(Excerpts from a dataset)
● ● ● ●
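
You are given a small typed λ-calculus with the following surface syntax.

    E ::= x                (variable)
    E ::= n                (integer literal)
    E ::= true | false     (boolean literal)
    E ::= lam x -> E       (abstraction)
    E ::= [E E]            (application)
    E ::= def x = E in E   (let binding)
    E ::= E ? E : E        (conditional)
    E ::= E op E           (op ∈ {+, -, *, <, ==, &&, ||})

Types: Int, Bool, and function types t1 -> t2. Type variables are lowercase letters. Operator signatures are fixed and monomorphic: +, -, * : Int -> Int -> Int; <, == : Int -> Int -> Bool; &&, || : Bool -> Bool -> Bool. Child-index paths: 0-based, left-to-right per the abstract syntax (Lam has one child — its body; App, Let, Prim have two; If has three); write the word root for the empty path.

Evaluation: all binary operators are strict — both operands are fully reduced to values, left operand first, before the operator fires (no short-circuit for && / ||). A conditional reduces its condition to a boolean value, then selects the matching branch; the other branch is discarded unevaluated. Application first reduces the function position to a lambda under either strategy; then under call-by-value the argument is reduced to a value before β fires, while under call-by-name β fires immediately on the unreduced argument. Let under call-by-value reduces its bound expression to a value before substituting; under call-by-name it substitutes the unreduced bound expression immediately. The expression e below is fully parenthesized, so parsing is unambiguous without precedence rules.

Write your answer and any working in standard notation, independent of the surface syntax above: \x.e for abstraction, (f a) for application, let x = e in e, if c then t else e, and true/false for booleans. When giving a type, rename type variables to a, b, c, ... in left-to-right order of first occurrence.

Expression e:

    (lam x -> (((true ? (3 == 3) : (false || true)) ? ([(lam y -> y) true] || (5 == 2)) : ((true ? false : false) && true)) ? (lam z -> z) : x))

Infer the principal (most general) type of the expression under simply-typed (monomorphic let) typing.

Answer: (a -> a) -> a -> a

Working:
  unify Bool ~ Bool
  unify Int ~ Int
  unify Int ~ Int
  unify Bool ~ Bool
  unify Bool ~ Bool
  unify Bool ~ Bool
  unify Bool ~ Bool
y : b
\y._ : b -> b
  unify b -> b ~ Bool -> c
  unify b ~ Bool
  unify Bool ~ c
_ _ : Bool
  unify Bool ~ Bool
  unify Int ~ Int
  unify Int ~ Int
  unify Bool ~ Bool
  unify Bool ~ Bool
  unify Bool ~ Bool
  unify Bool ~ Bool
  unify Bool ~ Bool
  unify Bool ~ Bool
  unify Bool ~ Bool
z : d
\z._ : d -> d
x : a
  unify d -> d ~ a
\x._ : (d -> d) -> d -> d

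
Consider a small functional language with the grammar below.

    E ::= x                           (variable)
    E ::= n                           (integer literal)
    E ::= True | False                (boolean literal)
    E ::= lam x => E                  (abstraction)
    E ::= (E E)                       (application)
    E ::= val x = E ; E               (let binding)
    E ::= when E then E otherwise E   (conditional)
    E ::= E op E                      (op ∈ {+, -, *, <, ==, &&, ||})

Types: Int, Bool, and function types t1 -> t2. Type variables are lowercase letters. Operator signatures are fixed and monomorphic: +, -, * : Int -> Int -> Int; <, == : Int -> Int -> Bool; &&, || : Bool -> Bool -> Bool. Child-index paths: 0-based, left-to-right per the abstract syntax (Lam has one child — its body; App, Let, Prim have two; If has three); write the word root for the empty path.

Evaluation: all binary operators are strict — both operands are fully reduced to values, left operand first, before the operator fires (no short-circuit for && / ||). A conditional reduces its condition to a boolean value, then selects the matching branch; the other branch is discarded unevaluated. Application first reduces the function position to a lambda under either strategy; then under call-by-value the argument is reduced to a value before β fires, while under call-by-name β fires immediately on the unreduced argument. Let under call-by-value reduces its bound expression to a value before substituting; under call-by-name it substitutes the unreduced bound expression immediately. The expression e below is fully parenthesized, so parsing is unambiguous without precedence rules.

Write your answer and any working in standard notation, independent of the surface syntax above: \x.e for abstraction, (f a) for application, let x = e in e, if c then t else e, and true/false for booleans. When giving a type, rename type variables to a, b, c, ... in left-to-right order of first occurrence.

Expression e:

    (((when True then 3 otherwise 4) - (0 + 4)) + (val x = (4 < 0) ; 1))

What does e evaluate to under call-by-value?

Answer: 0

Trace:
step 0: (((if true then 3 else 4) - (0 + 4)) + (let x = (4 < 0) in 1))
step 1: [if@0.0] ((3 - (0 + 4)) + (let x = (4 < 0) in 1))
step 2: [delta@0.1] ((3 - 4) + (let x = (4 < 0) in 1))
step 3: [delta@0] (-1 + (let x = (4 < 0) in 1))
step 4: [delta@1.0] (-1 + (let x = false in 1))
step 5: [let@1] (-1 + 1)
step 6: [delta@root] 0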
● ● ● ●
How many lines of these entries hold the string "small"? Answer with the number alone.

Output
2